→ **TASK OBJECTIVE**
Your answer must be an exact copy of every record below.

→ **Saved entries**
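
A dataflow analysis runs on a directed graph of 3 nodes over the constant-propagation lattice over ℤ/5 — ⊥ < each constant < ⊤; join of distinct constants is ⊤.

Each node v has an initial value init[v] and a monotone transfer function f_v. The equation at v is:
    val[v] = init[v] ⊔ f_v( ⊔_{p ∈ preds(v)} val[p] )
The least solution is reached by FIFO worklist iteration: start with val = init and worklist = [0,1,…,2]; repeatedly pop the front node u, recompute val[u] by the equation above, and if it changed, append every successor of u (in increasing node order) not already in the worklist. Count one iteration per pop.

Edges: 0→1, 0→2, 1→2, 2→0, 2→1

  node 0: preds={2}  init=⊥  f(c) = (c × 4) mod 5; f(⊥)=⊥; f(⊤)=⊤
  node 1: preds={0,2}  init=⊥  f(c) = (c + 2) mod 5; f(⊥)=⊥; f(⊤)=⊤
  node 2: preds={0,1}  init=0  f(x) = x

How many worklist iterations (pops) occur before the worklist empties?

6

Iteration log — 6 steps:
  step 1. node 0  ⊔preds=0  new=0  old=⊥  +wl: 
  step 2. node 1  ⊔preds=0  new=2  old=⊥  +wl: 
  step 3. node 2  ⊔preds=⊤  new=⊤  old=0  +wl: 0,1
  step 4. node 0  ⊔preds=⊤  new=⊤  old=0  +wl: 2
  step 5. node 1  ⊔preds=⊤  new=⊤  old=2  +wl: 
  step 6. node 2  ⊔preds=⊤  new=⊤  stable

Least fixpoint reached:
  node 0: ⊤
  node 1: ⊤
  node 2: ⊤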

→ **TASK RESPONSE**
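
A dataflow analysis runs on a directed graph of 3 nodes over the constant-propagation lattice over ℤ/5 — ⊥ < each constant < ⊤; join of distinct constants is ⊤.

Each node v has an initial value init[v] and a monotone transfer function f_v. The equation at v is:
    val[v] = init[v] ⊔ f_v( ⊔_{p ∈ preds(v)} val[p] )
The least solution is reached by FIFO worklist iteration: start with val = init and worklist = [0,1,…,2]; repeatedly pop the front node u, recompute val[u] by the equation above, and if it changed, append every successor of u (in increasing node order) not already in the worklist. Count one iteration per pop.

Edges: 0→1, 0→2, 1→2, 2→0, 2→1

  node 0: preds={2}  init=⊥  f(c) = (c × 4) mod 5; f(⊥)=⊥; f(⊤)=⊤
  node 1: preds={0,2}  init=⊥  f(c) = (c + 2) mod 5; f(⊥)=⊥; f(⊤)=⊤
  node 2: preds={0,1}  init=0  f(x) = x

How many worklist iterations (pops) occur before the worklist empties?

6

Iteration log — 6 steps:
  step 1. node 0  ⊔preds=0  new=0  old=⊥  +wl: 
  step 2. node 1  ⊔preds=0  new=2  old=⊥  +wl: 
  step 3. node 2  ⊔preds=⊤  new=⊤  old=0  +wl: 0,1
  step 4. node 0  ⊔preds=⊤  new=⊤  old=0  +wl: 2
  step 5. node 1  ⊔preds=⊤  new=⊤  old=2  +wl: 
  step 6. node 2  ⊔preds=⊤  new=⊤  stable

Least fixpoint reached:
  node 0: ⊤
  node 1: ⊤
  node 2: ⊤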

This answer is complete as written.